TASK GOAL ::
Could you count the lines below that include the word "Condon" and give only the number?

DATA EXTRACT ::
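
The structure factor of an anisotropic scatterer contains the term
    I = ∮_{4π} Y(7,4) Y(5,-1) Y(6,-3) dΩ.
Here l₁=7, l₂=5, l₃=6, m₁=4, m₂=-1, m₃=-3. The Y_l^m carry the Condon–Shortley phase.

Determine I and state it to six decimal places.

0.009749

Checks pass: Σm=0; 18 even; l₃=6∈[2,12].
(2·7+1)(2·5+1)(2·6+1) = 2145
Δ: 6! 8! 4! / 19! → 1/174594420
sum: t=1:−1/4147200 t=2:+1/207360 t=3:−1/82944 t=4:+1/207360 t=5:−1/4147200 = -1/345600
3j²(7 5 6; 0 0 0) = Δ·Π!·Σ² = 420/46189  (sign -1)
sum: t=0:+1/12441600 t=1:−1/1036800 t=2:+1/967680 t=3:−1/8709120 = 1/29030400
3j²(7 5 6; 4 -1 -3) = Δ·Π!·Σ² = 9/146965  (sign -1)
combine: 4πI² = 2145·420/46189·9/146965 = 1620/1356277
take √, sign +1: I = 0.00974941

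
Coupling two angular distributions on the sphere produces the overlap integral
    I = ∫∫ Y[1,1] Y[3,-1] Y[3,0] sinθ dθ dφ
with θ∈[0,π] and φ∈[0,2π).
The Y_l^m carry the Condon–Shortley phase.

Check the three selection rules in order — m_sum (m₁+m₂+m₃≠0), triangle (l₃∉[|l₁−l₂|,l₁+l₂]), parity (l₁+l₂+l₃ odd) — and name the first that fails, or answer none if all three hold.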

OUTPUT BELOW ::
2